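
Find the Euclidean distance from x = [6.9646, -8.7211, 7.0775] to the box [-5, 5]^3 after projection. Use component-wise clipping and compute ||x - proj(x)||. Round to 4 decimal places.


Project each component onto [-5, 5].
clip(6.9646) = 5.0, clip(-8.7211) = -5.0, clip(7.0775) = 5.0
Projection = [5.0, -5.0, 5.0]
Squared diffs: [3.8597, 13.8466, 4.316]
Distance = sqrt(22.0223) = 4.6928


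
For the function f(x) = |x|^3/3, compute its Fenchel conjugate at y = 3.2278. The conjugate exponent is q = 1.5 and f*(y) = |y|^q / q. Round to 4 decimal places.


The conjugate exponent q satisfies 1/p + 1/q = 1.
p = 3, so q = 3/(3 - 1) = 1.5
|y|^q = 3.2278^1.5 = 5.7991
f*(3.2278) = 5.7991 / 1.5 = 3.8661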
○ ○ ○ ○ ○ ○ ○
Starting with the line that holds "For the function", copy every line through the end of the data above. Reproduce them exactly, with no other material.

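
For the function f(x) = |x|^3/3, compute its Fenchel conjugate at y = 3.2278. The conjugate exponent is q = 1.5 and f*(y) = |y|^q / q. Round to 4 decimal places.


The conjugate exponent q satisfies 1/p + 1/q = 1.
p = 3, so q = 3/(3 - 1) = 1.5
|y|^q = 3.2278^1.5 = 5.7991
f*(3.2278) = 5.7991 / 1.5 = 3.8661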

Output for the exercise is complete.